§ **Activity**: Could you return all of the data exactly as given?

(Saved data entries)
================================

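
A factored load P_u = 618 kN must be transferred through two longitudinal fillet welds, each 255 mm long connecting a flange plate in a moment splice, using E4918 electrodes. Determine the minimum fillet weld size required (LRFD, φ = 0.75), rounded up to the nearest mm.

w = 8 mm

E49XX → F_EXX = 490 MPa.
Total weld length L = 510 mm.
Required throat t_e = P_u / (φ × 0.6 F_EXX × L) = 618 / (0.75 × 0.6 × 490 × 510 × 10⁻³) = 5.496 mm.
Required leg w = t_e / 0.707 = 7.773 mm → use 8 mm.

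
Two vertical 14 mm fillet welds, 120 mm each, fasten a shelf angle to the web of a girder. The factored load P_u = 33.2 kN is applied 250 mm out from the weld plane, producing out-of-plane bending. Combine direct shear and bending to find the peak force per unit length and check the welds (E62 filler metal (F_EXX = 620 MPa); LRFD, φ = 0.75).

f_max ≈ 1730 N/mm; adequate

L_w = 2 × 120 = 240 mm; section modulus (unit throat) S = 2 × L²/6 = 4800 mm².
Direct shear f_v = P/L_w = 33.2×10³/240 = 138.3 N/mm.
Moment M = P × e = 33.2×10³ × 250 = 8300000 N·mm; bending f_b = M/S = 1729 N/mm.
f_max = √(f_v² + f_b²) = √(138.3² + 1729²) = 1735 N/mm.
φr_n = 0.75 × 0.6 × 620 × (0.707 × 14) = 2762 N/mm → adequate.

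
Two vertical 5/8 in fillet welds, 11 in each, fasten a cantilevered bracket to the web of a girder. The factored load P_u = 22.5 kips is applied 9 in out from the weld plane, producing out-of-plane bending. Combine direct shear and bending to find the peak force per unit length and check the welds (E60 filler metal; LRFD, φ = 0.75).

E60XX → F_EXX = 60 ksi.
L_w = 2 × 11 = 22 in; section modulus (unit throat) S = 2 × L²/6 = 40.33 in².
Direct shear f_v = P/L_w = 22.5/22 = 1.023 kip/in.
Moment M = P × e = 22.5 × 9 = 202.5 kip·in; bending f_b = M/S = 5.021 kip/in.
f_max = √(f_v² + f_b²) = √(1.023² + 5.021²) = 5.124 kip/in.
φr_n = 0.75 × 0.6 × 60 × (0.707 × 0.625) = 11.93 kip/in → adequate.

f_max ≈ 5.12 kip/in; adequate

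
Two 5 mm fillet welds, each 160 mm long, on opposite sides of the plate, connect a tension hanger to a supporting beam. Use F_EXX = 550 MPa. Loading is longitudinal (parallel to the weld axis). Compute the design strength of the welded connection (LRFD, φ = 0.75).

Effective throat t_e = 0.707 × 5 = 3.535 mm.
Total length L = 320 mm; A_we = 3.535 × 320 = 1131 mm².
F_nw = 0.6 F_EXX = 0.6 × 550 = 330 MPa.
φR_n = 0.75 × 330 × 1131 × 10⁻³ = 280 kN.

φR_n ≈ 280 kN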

================================

§ **Exercise result**:
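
A factored load P_u = 618 kN must be transferred through two longitudinal fillet welds, each 255 mm long connecting a flange plate in a moment splice, using E4918 electrodes. Determine the minimum fillet weld size required (LRFD, φ = 0.75), rounded up to the nearest mm.

w = 8 mm

E49XX → F_EXX = 490 MPa.
Total weld length L = 510 mm.
Required throat t_e = P_u / (φ × 0.6 F_EXX × L) = 618 / (0.75 × 0.6 × 490 × 510 × 10⁻³) = 5.496 mm.
Required leg w = t_e / 0.707 = 7.773 mm → use 8 mm.

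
Two vertical 14 mm fillet welds, 120 mm each, fasten a shelf angle to the web of a girder. The factored load P_u = 33.2 kN is applied 250 mm out from the weld plane, producing out-of-plane bending. Combine direct shear and bending to find the peak force per unit length and check the welds (E62 filler metal (F_EXX = 620 MPa); LRFD, φ = 0.75).

f_max ≈ 1730 N/mm; adequate

L_w = 2 × 120 = 240 mm; section modulus (unit throat) S = 2 × L²/6 = 4800 mm².
Direct shear f_v = P/L_w = 33.2×10³/240 = 138.3 N/mm.
Moment M = P × e = 33.2×10³ × 250 = 8300000 N·mm; bending f_b = M/S = 1729 N/mm.
f_max = √(f_v² + f_b²) = √(138.3² + 1729²) = 1735 N/mm.
φr_n = 0.75 × 0.6 × 620 × (0.707 × 14) = 2762 N/mm → adequate.

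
Two vertical 5/8 in fillet welds, 11 in each, fasten a cantilevered bracket to the web of a girder. The factored load P_u = 22.5 kips is applied 9 in out from the weld plane, producing out-of-plane bending. Combine direct shear and bending to find the peak force per unit length and check the welds (E60 filler metal; LRFD, φ = 0.75).

E60XX → F_EXX = 60 ksi.
L_w = 2 × 11 = 22 in; section modulus (unit throat) S = 2 × L²/6 = 40.33 in².
Direct shear f_v = P/L_w = 22.5/22 = 1.023 kip/in.
Moment M = P × e = 22.5 × 9 = 202.5 kip·in; bending f_b = M/S = 5.021 kip/in.
f_max = √(f_v² + f_b²) = √(1.023² + 5.021²) = 5.124 kip/in.
φr_n = 0.75 × 0.6 × 60 × (0.707 × 0.625) = 11.93 kip/in → adequate.

f_max ≈ 5.12 kip/in; adequate

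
Two 5 mm fillet welds, each 160 mm long, on opposite sides of the plate, connect a tension hanger to a supporting beam. Use F_EXX = 550 MPa. Loading is longitudinal (parallel to the weld axis). Compute the design strength of the welded connection (LRFD, φ = 0.75).

Effective throat t_e = 0.707 × 5 = 3.535 mm.
Total length L = 320 mm; A_we = 3.535 × 320 = 1131 mm².
F_nw = 0.6 F_EXX = 0.6 × 550 = 330 MPa.
φR_n = 0.75 × 330 × 1131 × 10⁻³ = 280 kN.

φR_n ≈ 280 kN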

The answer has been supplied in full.